### Provided records

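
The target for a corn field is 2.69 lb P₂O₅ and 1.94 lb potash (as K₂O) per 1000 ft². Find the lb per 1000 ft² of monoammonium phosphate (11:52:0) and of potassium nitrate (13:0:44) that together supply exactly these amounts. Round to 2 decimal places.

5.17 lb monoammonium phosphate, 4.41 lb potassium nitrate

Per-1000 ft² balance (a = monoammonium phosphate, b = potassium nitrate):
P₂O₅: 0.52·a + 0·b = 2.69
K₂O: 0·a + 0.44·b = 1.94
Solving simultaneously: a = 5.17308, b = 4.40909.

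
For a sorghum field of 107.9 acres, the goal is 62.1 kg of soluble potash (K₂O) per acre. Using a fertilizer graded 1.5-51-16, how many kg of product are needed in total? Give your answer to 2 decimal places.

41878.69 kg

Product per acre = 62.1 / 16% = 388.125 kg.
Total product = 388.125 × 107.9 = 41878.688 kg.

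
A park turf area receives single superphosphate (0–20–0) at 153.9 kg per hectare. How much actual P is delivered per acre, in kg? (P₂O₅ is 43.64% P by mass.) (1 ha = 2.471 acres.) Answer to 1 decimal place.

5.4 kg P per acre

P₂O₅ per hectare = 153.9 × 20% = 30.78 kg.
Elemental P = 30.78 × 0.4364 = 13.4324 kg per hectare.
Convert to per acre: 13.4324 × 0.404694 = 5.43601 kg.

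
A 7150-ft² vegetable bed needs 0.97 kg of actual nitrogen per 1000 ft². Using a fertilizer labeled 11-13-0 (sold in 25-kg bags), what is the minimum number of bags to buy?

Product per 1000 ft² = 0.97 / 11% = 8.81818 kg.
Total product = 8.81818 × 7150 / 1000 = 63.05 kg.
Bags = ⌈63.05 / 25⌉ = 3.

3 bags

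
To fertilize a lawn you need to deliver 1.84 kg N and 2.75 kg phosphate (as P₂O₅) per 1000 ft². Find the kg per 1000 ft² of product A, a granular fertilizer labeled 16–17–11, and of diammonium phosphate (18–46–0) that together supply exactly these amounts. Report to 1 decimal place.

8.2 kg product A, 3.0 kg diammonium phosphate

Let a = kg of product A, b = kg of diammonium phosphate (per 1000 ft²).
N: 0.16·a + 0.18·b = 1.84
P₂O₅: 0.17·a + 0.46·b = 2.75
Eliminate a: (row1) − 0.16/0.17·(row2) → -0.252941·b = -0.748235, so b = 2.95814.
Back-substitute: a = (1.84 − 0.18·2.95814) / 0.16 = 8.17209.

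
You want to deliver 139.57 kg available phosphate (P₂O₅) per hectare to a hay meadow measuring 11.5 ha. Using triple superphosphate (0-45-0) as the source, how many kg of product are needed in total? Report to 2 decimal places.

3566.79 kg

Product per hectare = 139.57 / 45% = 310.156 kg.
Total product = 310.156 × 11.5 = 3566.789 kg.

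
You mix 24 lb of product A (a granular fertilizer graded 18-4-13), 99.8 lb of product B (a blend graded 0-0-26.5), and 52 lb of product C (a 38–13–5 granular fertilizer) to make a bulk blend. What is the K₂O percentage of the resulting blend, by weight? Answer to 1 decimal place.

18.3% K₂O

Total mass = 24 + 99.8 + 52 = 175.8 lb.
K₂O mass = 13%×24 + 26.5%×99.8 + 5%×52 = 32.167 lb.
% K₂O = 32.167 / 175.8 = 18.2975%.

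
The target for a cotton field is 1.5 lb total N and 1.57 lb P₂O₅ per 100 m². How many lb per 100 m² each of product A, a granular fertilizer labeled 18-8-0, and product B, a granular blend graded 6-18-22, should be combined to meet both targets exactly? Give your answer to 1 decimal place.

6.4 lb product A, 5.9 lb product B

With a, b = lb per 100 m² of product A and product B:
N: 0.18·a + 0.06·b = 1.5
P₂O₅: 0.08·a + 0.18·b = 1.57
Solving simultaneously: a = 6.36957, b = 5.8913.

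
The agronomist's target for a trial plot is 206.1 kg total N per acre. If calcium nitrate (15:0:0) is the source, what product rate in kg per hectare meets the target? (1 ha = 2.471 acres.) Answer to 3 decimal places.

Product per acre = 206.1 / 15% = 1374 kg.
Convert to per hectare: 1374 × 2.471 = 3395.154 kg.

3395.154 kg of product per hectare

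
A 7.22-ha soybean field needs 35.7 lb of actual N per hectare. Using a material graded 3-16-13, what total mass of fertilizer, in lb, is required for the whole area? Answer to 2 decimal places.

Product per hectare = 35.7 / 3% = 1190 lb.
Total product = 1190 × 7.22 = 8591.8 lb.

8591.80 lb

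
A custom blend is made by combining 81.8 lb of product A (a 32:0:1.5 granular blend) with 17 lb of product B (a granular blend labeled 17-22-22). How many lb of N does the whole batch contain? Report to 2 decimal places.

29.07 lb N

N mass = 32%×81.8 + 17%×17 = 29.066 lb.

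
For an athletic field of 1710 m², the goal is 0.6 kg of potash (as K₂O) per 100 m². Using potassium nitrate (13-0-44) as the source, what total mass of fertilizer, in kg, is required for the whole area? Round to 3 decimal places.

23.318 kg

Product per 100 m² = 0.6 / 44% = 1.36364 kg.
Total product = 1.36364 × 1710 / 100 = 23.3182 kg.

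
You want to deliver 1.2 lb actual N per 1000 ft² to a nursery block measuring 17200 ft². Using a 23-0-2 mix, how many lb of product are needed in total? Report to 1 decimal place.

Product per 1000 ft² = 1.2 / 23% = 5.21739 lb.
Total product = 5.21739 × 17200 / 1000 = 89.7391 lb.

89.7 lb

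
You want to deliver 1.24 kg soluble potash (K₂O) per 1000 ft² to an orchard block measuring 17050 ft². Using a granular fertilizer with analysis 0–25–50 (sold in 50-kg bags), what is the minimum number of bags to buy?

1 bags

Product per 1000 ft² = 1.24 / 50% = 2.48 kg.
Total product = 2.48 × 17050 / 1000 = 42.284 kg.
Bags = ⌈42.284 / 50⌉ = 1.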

######

## Exercise brief
Print all the data exactly as shown above.

## Answer to this task
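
The target for a corn field is 2.69 lb P₂O₅ and 1.94 lb potash (as K₂O) per 1000 ft². Find the lb per 1000 ft² of monoammonium phosphate (11:52:0) and of potassium nitrate (13:0:44) that together supply exactly these amounts. Round to 2 decimal places.

5.17 lb monoammonium phosphate, 4.41 lb potassium nitrate

Per-1000 ft² balance (a = monoammonium phosphate, b = potassium nitrate):
P₂O₅: 0.52·a + 0·b = 2.69
K₂O: 0·a + 0.44·b = 1.94
Solving simultaneously: a = 5.17308, b = 4.40909.

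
For a sorghum field of 107.9 acres, the goal is 62.1 kg of soluble potash (K₂O) per acre. Using a fertilizer graded 1.5-51-16, how many kg of product are needed in total? Give your answer to 2 decimal places.

41878.69 kg

Product per acre = 62.1 / 16% = 388.125 kg.
Total product = 388.125 × 107.9 = 41878.688 kg.

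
A park turf area receives single superphosphate (0–20–0) at 153.9 kg per hectare. How much actual P is delivered per acre, in kg? (P₂O₅ is 43.64% P by mass.) (1 ha = 2.471 acres.) Answer to 1 decimal place.

5.4 kg P per acre

P₂O₅ per hectare = 153.9 × 20% = 30.78 kg.
Elemental P = 30.78 × 0.4364 = 13.4324 kg per hectare.
Convert to per acre: 13.4324 × 0.404694 = 5.43601 kg.

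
A 7150-ft² vegetable bed needs 0.97 kg of actual nitrogen per 1000 ft². Using a fertilizer labeled 11-13-0 (sold in 25-kg bags), what is the minimum number of bags to buy?

Product per 1000 ft² = 0.97 / 11% = 8.81818 kg.
Total product = 8.81818 × 7150 / 1000 = 63.05 kg.
Bags = ⌈63.05 / 25⌉ = 3.

3 bags

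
To fertilize a lawn you need to deliver 1.84 kg N and 2.75 kg phosphate (as P₂O₅) per 1000 ft². Find the kg per 1000 ft² of product A, a granular fertilizer labeled 16–17–11, and of diammonium phosphate (18–46–0) that together supply exactly these amounts. Report to 1 decimal place.

8.2 kg product A, 3.0 kg diammonium phosphate

Let a = kg of product A, b = kg of diammonium phosphate (per 1000 ft²).
N: 0.16·a + 0.18·b = 1.84
P₂O₅: 0.17·a + 0.46·b = 2.75
Eliminate a: (row1) − 0.16/0.17·(row2) → -0.252941·b = -0.748235, so b = 2.95814.
Back-substitute: a = (1.84 − 0.18·2.95814) / 0.16 = 8.17209.

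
You want to deliver 139.57 kg available phosphate (P₂O₅) per hectare to a hay meadow measuring 11.5 ha. Using triple superphosphate (0-45-0) as the source, how many kg of product are needed in total? Report to 2 decimal places.

3566.79 kg

Product per hectare = 139.57 / 45% = 310.156 kg.
Total product = 310.156 × 11.5 = 3566.789 kg.

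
You mix 24 lb of product A (a granular fertilizer graded 18-4-13), 99.8 lb of product B (a blend graded 0-0-26.5), and 52 lb of product C (a 38–13–5 granular fertilizer) to make a bulk blend. What is the K₂O percentage of the resulting blend, by weight? Answer to 1 decimal place.

18.3% K₂O

Total mass = 24 + 99.8 + 52 = 175.8 lb.
K₂O mass = 13%×24 + 26.5%×99.8 + 5%×52 = 32.167 lb.
% K₂O = 32.167 / 175.8 = 18.2975%.

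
The target for a cotton field is 1.5 lb total N and 1.57 lb P₂O₅ per 100 m². How many lb per 100 m² each of product A, a granular fertilizer labeled 18-8-0, and product B, a granular blend graded 6-18-22, should be combined to meet both targets exactly? Give your answer to 1 decimal place.

6.4 lb product A, 5.9 lb product B

With a, b = lb per 100 m² of product A and product B:
N: 0.18·a + 0.06·b = 1.5
P₂O₅: 0.08·a + 0.18·b = 1.57
Solving simultaneously: a = 6.36957, b = 5.8913.

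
The agronomist's target for a trial plot is 206.1 kg total N per acre. If calcium nitrate (15:0:0) is the source, what product rate in kg per hectare meets the target? (1 ha = 2.471 acres.) Answer to 3 decimal places.

Product per acre = 206.1 / 15% = 1374 kg.
Convert to per hectare: 1374 × 2.471 = 3395.154 kg.

3395.154 kg of product per hectare

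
A 7.22-ha soybean field needs 35.7 lb of actual N per hectare. Using a material graded 3-16-13, what total mass of fertilizer, in lb, is required for the whole area? Answer to 2 decimal places.

Product per hectare = 35.7 / 3% = 1190 lb.
Total product = 1190 × 7.22 = 8591.8 lb.

8591.80 lb

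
A custom blend is made by combining 81.8 lb of product A (a 32:0:1.5 granular blend) with 17 lb of product B (a granular blend labeled 17-22-22). How many lb of N does the whole batch contain? Report to 2 decimal places.

29.07 lb N

N mass = 32%×81.8 + 17%×17 = 29.066 lb.

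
For an athletic field of 1710 m², the goal is 0.6 kg of potash (as K₂O) per 100 m². Using potassium nitrate (13-0-44) as the source, what total mass of fertilizer, in kg, is required for the whole area? Round to 3 decimal places.

23.318 kg

Product per 100 m² = 0.6 / 44% = 1.36364 kg.
Total product = 1.36364 × 1710 / 100 = 23.3182 kg.

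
You want to deliver 1.2 lb actual N per 1000 ft² to a nursery block measuring 17200 ft². Using a 23-0-2 mix, how many lb of product are needed in total? Report to 1 decimal place.

Product per 1000 ft² = 1.2 / 23% = 5.21739 lb.
Total product = 5.21739 × 17200 / 1000 = 89.7391 lb.

89.7 lb

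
You want to deliver 1.24 kg soluble potash (K₂O) per 1000 ft² to an orchard block measuring 17050 ft². Using a granular fertilizer with analysis 0–25–50 (sold in 50-kg bags), what is the minimum number of bags to buy?

1 bags

Product per 1000 ft² = 1.24 / 50% = 2.48 kg.
Total product = 2.48 × 17050 / 1000 = 42.284 kg.
Bags = ⌈42.284 / 50⌉ = 1.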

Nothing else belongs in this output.